[Work task] Take the material below and reproduce, word for word, only the lines from the line with "Let r = -116*6." through the line with "Answer: $-7382$".

[The data]
Content starts

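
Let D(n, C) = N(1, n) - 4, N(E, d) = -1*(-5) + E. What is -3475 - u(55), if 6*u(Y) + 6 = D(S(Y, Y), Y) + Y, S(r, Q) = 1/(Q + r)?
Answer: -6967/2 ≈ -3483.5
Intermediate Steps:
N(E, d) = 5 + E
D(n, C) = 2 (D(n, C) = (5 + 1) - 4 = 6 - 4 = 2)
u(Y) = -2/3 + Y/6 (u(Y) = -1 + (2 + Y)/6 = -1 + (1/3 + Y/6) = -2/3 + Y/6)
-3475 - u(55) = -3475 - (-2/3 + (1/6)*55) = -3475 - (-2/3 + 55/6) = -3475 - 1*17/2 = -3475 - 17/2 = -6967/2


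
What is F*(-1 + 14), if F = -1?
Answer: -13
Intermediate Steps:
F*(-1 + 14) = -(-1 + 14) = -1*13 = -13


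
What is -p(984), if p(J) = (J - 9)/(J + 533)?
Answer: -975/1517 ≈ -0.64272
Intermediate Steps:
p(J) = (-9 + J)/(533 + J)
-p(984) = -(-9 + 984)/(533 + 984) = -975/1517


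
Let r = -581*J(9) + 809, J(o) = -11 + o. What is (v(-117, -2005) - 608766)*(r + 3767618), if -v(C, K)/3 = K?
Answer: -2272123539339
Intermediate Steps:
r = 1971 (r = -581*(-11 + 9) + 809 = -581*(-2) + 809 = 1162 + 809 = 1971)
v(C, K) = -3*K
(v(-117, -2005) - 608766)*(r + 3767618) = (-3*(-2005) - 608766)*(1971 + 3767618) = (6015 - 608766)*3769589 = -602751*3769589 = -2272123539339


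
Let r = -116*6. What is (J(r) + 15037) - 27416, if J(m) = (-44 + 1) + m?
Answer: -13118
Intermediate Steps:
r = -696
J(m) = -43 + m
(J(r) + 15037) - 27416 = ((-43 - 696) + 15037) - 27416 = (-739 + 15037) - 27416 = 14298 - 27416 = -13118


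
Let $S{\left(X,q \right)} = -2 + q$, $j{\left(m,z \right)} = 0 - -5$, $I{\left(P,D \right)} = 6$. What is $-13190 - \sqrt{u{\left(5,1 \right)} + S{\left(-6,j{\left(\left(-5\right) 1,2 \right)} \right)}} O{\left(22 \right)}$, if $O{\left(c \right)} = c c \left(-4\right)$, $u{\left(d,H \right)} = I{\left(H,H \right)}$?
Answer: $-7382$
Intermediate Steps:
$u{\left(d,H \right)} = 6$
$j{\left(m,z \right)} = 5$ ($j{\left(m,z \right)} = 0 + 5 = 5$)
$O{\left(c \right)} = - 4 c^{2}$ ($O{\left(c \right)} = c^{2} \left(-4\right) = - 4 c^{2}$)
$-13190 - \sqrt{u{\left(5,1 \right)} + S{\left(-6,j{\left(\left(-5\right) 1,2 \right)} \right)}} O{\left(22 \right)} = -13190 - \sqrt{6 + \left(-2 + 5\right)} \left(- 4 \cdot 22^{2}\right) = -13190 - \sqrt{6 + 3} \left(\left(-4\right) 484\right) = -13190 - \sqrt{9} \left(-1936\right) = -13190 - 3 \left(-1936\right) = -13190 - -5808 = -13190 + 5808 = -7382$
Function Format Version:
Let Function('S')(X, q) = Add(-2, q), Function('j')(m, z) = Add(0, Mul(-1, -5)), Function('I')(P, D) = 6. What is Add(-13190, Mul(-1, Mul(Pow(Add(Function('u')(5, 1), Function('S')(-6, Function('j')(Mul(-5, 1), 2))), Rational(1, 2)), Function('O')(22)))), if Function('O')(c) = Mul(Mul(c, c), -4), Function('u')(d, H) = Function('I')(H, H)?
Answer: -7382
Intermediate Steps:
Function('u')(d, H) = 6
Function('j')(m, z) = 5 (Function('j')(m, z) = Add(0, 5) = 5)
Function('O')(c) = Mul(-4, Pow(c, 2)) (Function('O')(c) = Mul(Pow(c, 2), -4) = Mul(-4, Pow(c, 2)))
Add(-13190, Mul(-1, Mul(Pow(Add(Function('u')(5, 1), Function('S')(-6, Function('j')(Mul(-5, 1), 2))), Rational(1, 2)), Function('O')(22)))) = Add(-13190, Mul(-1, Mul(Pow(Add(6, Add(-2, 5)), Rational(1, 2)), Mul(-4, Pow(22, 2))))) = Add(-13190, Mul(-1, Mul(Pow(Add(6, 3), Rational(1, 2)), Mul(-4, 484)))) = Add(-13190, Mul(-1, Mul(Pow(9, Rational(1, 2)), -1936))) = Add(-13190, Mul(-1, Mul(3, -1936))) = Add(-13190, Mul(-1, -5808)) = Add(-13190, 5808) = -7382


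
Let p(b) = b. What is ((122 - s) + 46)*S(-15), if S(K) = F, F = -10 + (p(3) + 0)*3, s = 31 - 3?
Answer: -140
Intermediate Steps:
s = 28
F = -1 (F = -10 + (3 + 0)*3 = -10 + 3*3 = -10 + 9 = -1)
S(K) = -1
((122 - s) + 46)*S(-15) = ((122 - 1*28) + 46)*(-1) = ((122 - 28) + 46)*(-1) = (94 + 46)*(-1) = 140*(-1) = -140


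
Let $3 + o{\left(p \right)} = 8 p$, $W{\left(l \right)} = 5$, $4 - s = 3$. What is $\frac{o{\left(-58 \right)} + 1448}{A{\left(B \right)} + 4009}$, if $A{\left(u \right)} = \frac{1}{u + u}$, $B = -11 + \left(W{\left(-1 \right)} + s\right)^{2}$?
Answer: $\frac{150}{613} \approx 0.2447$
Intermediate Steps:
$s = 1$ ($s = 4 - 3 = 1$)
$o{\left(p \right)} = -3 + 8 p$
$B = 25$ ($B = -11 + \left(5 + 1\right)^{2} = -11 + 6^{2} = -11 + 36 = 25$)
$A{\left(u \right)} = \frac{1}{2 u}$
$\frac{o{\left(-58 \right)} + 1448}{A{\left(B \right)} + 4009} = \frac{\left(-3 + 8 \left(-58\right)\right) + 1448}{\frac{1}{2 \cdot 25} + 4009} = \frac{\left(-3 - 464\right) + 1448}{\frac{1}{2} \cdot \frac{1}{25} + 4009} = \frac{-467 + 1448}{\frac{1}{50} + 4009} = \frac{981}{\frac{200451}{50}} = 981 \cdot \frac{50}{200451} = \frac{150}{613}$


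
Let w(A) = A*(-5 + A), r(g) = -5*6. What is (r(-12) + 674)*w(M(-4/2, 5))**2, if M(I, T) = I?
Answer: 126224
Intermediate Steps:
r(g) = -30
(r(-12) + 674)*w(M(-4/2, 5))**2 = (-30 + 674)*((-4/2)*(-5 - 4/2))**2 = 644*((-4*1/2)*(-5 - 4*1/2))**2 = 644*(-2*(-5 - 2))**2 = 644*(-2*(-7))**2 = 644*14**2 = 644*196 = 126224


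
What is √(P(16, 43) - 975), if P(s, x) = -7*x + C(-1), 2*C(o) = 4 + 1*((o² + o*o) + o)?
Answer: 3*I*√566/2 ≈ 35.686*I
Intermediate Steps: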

Content ends

[Exercise output]
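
Let r = -116*6. What is (J(r) + 15037) - 27416, if J(m) = (-44 + 1) + m?
Answer: -13118
Intermediate Steps:
r = -696
J(m) = -43 + m
(J(r) + 15037) - 27416 = ((-43 - 696) + 15037) - 27416 = (-739 + 15037) - 27416 = 14298 - 27416 = -13118


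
Let $S{\left(X,q \right)} = -2 + q$, $j{\left(m,z \right)} = 0 - -5$, $I{\left(P,D \right)} = 6$. What is $-13190 - \sqrt{u{\left(5,1 \right)} + S{\left(-6,j{\left(\left(-5\right) 1,2 \right)} \right)}} O{\left(22 \right)}$, if $O{\left(c \right)} = c c \left(-4\right)$, $u{\left(d,H \right)} = I{\left(H,H \right)}$?
Answer: $-7382$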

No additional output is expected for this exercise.